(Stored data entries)
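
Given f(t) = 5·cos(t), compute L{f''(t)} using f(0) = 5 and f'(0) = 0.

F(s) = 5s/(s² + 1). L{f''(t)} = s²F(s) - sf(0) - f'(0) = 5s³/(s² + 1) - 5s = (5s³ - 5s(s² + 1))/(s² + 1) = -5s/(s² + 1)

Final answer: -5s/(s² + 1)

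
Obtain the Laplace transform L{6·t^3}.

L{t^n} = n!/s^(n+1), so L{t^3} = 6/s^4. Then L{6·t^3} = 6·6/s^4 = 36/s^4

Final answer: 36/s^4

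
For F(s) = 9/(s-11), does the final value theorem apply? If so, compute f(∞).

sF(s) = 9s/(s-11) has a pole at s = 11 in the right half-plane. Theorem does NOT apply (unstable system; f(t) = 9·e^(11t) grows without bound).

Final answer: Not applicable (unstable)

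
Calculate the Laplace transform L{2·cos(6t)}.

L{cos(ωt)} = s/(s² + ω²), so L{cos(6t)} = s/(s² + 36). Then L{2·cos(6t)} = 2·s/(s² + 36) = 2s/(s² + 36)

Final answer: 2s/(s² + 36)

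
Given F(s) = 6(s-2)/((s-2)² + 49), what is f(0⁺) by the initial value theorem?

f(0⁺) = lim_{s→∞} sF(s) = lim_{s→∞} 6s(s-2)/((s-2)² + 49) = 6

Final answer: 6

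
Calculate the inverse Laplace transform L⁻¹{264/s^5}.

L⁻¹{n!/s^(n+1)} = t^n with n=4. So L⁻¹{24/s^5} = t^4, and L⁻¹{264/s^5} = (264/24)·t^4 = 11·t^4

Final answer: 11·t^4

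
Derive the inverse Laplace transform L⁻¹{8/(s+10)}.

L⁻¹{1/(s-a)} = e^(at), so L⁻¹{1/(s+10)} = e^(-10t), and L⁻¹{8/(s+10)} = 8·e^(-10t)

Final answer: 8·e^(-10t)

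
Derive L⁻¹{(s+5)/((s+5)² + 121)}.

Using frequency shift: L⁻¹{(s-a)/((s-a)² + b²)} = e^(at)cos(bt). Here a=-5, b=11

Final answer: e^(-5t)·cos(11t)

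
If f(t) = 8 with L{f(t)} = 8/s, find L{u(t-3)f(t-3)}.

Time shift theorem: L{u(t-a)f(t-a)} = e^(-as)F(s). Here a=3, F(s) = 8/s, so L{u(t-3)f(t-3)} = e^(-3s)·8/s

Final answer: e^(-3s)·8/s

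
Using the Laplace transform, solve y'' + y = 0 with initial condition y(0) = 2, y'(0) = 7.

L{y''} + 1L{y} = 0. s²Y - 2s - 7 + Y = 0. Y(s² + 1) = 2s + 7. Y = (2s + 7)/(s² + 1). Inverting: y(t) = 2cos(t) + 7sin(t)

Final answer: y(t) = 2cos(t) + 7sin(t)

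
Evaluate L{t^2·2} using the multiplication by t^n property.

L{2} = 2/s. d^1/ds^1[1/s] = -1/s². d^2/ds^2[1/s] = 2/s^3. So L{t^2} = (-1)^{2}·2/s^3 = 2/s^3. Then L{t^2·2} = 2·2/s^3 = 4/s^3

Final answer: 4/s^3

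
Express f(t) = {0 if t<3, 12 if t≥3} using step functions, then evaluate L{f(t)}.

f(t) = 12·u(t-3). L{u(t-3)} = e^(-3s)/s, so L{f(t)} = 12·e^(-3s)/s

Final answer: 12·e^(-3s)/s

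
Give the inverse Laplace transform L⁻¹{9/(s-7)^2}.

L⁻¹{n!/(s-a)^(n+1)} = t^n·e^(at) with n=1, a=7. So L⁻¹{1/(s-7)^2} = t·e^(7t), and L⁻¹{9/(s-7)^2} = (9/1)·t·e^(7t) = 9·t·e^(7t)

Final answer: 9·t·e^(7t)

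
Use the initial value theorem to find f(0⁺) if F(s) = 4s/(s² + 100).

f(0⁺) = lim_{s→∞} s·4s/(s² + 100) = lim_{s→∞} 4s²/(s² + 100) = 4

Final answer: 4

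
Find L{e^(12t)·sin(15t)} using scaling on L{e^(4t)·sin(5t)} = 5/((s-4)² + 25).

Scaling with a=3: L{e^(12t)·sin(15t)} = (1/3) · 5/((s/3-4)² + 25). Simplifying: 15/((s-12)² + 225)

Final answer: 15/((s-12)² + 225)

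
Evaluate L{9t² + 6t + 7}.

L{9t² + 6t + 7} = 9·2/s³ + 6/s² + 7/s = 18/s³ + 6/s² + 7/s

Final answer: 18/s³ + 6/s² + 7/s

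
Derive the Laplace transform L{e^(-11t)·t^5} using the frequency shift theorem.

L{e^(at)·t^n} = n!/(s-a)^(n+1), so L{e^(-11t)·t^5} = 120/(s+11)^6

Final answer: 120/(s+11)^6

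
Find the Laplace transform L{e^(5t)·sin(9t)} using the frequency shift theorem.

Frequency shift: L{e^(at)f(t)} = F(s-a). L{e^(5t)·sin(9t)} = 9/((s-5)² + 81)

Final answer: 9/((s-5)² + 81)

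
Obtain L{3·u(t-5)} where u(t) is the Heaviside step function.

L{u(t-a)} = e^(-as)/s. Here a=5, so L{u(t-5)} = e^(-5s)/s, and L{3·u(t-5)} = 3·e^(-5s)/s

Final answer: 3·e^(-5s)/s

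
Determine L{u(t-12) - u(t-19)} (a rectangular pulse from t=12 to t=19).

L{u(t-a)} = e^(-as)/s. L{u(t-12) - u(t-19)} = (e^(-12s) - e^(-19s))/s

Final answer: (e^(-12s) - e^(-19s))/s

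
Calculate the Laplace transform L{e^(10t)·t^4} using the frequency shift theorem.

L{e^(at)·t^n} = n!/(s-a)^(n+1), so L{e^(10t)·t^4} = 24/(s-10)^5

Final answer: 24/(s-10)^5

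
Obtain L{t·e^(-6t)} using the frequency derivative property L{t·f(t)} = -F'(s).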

* **Action item**
Please repeat the data above verbatim, all of it.

* **Result of this exercise**
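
Given f(t) = 5·cos(t), compute L{f''(t)} using f(0) = 5 and f'(0) = 0.

F(s) = 5s/(s² + 1). L{f''(t)} = s²F(s) - sf(0) - f'(0) = 5s³/(s² + 1) - 5s = (5s³ - 5s(s² + 1))/(s² + 1) = -5s/(s² + 1)

Final answer: -5s/(s² + 1)

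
Obtain the Laplace transform L{6·t^3}.

L{t^n} = n!/s^(n+1), so L{t^3} = 6/s^4. Then L{6·t^3} = 6·6/s^4 = 36/s^4

Final answer: 36/s^4

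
For F(s) = 9/(s-11), does the final value theorem apply? If so, compute f(∞).

sF(s) = 9s/(s-11) has a pole at s = 11 in the right half-plane. Theorem does NOT apply (unstable system; f(t) = 9·e^(11t) grows without bound).

Final answer: Not applicable (unstable)

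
Calculate the Laplace transform L{2·cos(6t)}.

L{cos(ωt)} = s/(s² + ω²), so L{cos(6t)} = s/(s² + 36). Then L{2·cos(6t)} = 2·s/(s² + 36) = 2s/(s² + 36)

Final answer: 2s/(s² + 36)

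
Given F(s) = 6(s-2)/((s-2)² + 49), what is f(0⁺) by the initial value theorem?

f(0⁺) = lim_{s→∞} sF(s) = lim_{s→∞} 6s(s-2)/((s-2)² + 49) = 6

Final answer: 6

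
Calculate the inverse Laplace transform L⁻¹{264/s^5}.

L⁻¹{n!/s^(n+1)} = t^n with n=4. So L⁻¹{24/s^5} = t^4, and L⁻¹{264/s^5} = (264/24)·t^4 = 11·t^4

Final answer: 11·t^4

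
Derive the inverse Laplace transform L⁻¹{8/(s+10)}.

L⁻¹{1/(s-a)} = e^(at), so L⁻¹{1/(s+10)} = e^(-10t), and L⁻¹{8/(s+10)} = 8·e^(-10t)

Final answer: 8·e^(-10t)

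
Derive L⁻¹{(s+5)/((s+5)² + 121)}.

Using frequency shift: L⁻¹{(s-a)/((s-a)² + b²)} = e^(at)cos(bt). Here a=-5, b=11

Final answer: e^(-5t)·cos(11t)

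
If f(t) = 8 with L{f(t)} = 8/s, find L{u(t-3)f(t-3)}.

Time shift theorem: L{u(t-a)f(t-a)} = e^(-as)F(s). Here a=3, F(s) = 8/s, so L{u(t-3)f(t-3)} = e^(-3s)·8/s

Final answer: e^(-3s)·8/s

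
Using the Laplace transform, solve y'' + y = 0 with initial condition y(0) = 2, y'(0) = 7.

L{y''} + 1L{y} = 0. s²Y - 2s - 7 + Y = 0. Y(s² + 1) = 2s + 7. Y = (2s + 7)/(s² + 1). Inverting: y(t) = 2cos(t) + 7sin(t)

Final answer: y(t) = 2cos(t) + 7sin(t)

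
Evaluate L{t^2·2} using the multiplication by t^n property.

L{2} = 2/s. d^1/ds^1[1/s] = -1/s². d^2/ds^2[1/s] = 2/s^3. So L{t^2} = (-1)^{2}·2/s^3 = 2/s^3. Then L{t^2·2} = 2·2/s^3 = 4/s^3

Final answer: 4/s^3

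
Express f(t) = {0 if t<3, 12 if t≥3} using step functions, then evaluate L{f(t)}.

f(t) = 12·u(t-3). L{u(t-3)} = e^(-3s)/s, so L{f(t)} = 12·e^(-3s)/s

Final answer: 12·e^(-3s)/s

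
Give the inverse Laplace transform L⁻¹{9/(s-7)^2}.

L⁻¹{n!/(s-a)^(n+1)} = t^n·e^(at) with n=1, a=7. So L⁻¹{1/(s-7)^2} = t·e^(7t), and L⁻¹{9/(s-7)^2} = (9/1)·t·e^(7t) = 9·t·e^(7t)

Final answer: 9·t·e^(7t)

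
Use the initial value theorem to find f(0⁺) if F(s) = 4s/(s² + 100).

f(0⁺) = lim_{s→∞} s·4s/(s² + 100) = lim_{s→∞} 4s²/(s² + 100) = 4

Final answer: 4

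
Find L{e^(12t)·sin(15t)} using scaling on L{e^(4t)·sin(5t)} = 5/((s-4)² + 25).

Scaling with a=3: L{e^(12t)·sin(15t)} = (1/3) · 5/((s/3-4)² + 25). Simplifying: 15/((s-12)² + 225)

Final answer: 15/((s-12)² + 225)

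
Evaluate L{9t² + 6t + 7}.

L{9t² + 6t + 7} = 9·2/s³ + 6/s² + 7/s = 18/s³ + 6/s² + 7/s

Final answer: 18/s³ + 6/s² + 7/s

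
Derive the Laplace transform L{e^(-11t)·t^5} using the frequency shift theorem.

L{e^(at)·t^n} = n!/(s-a)^(n+1), so L{e^(-11t)·t^5} = 120/(s+11)^6

Final answer: 120/(s+11)^6

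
Find the Laplace transform L{e^(5t)·sin(9t)} using the frequency shift theorem.

Frequency shift: L{e^(at)f(t)} = F(s-a). L{e^(5t)·sin(9t)} = 9/((s-5)² + 81)

Final answer: 9/((s-5)² + 81)

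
Obtain L{3·u(t-5)} where u(t) is the Heaviside step function.

L{u(t-a)} = e^(-as)/s. Here a=5, so L{u(t-5)} = e^(-5s)/s, and L{3·u(t-5)} = 3·e^(-5s)/s

Final answer: 3·e^(-5s)/s

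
Determine L{u(t-12) - u(t-19)} (a rectangular pulse from t=12 to t=19).

L{u(t-a)} = e^(-as)/s. L{u(t-12) - u(t-19)} = (e^(-12s) - e^(-19s))/s

Final answer: (e^(-12s) - e^(-19s))/s

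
Calculate the Laplace transform L{e^(10t)·t^4} using the frequency shift theorem.

L{e^(at)·t^n} = n!/(s-a)^(n+1), so L{e^(10t)·t^4} = 24/(s-10)^5

Final answer: 24/(s-10)^5

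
Obtain L{t·e^(-6t)} using the frequency derivative property L{t·f(t)} = -F'(s).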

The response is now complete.